┌──

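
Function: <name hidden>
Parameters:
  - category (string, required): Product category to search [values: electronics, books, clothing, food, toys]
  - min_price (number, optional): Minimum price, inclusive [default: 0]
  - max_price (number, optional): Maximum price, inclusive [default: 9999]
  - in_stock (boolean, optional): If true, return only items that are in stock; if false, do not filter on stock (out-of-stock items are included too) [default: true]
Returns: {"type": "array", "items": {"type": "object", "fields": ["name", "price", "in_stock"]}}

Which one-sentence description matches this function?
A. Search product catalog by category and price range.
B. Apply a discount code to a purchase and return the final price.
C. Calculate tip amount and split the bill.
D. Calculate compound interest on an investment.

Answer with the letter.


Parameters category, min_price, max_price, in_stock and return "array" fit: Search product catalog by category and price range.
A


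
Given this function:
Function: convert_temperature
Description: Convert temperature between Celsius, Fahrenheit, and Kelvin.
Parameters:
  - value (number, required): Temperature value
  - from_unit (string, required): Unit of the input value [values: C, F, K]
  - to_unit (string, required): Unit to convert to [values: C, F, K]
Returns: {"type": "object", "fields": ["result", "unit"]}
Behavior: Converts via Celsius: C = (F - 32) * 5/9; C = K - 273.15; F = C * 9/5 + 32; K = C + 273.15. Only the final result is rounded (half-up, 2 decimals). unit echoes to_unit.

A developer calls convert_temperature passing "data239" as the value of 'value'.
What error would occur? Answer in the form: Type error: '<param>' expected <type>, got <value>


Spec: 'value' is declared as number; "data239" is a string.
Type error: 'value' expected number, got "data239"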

└──

Task
Using the listing above, write every line out again exactly.

Response
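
Function: <name hidden>
Parameters:
  - category (string, required): Product category to search [values: electronics, books, clothing, food, toys]
  - min_price (number, optional): Minimum price, inclusive [default: 0]
  - max_price (number, optional): Maximum price, inclusive [default: 9999]
  - in_stock (boolean, optional): If true, return only items that are in stock; if false, do not filter on stock (out-of-stock items are included too) [default: true]
Returns: {"type": "array", "items": {"type": "object", "fields": ["name", "price", "in_stock"]}}

Which one-sentence description matches this function?
A. Search product catalog by category and price range.
B. Apply a discount code to a purchase and return the final price.
C. Calculate tip amount and split the bill.
D. Calculate compound interest on an investment.

Answer with the letter.


Parameters category, min_price, max_price, in_stock and return "array" fit: Search product catalog by category and price range.
A


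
Given this function:
Function: convert_temperature
Description: Convert temperature between Celsius, Fahrenheit, and Kelvin.
Parameters:
  - value (number, required): Temperature value
  - from_unit (string, required): Unit of the input value [values: C, F, K]
  - to_unit (string, required): Unit to convert to [values: C, F, K]
Returns: {"type": "object", "fields": ["result", "unit"]}
Behavior: Converts via Celsius: C = (F - 32) * 5/9; C = K - 273.15; F = C * 9/5 + 32; K = C + 273.15. Only the final result is rounded (half-up, 2 decimals). unit echoes to_unit.

A developer calls convert_temperature passing "data239" as the value of 'value'.
What error would occur? Answer in the form: Type error: '<param>' expected <type>, got <value>


Spec: 'value' is declared as number; "data239" is a string.
Type error: 'value' expected number, got "data239"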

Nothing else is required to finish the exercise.